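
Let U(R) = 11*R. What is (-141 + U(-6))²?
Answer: 42849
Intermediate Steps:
(-141 + U(-6))² = (-141 + 11*(-6))² = (-141 - 66)² = (-207)² = 42849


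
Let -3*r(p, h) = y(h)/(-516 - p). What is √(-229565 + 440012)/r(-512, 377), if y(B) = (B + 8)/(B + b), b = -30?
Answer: 12492*√23383/385 ≈ 4961.6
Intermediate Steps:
y(B) = (8 + B)/(-30 + B) (y(B) = (B + 8)/(B - 30) = (8 + B)/(-30 + B))
r(p, h) = -(8 + h)/(3*(-516 - p)*(-30 + h)) (r(p, h) = -(8 + h)/(-30 + h)/(3*(-516 - p)) = -(8 + h)/(3*(-516 - p)*(-30 + h)))
√(-229565 + 440012)/r(-512, 377) = √(-229565 + 440012)/(((8 + 377)/(3*(-30 + 377)*(516 - 512)))) = √210447/(((⅓)*385/(347*4))) = (3*√23383)/(((⅓)*(1/347)*(¼)*385)) = (3*√23383)/(385/4164) = (3*√23383)*(4164/385) = 12492*√23383/385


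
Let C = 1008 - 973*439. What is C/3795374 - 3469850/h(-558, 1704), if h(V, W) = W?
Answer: -3292526153689/1616829324 ≈ -2036.4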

--

### YOUR TASK
From the data above, copy each line with the string "What" in it.

### FINAL ANSWER
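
Let U(R) = 11*R. What is (-141 + U(-6))²?
Let -3*r(p, h) = y(h)/(-516 - p). What is √(-229565 + 440012)/r(-512, 377), if y(B) = (B + 8)/(B + b), b = -30?
Let C = 1008 - 973*439. What is C/3795374 - 3469850/h(-558, 1704), if h(V, W) = W?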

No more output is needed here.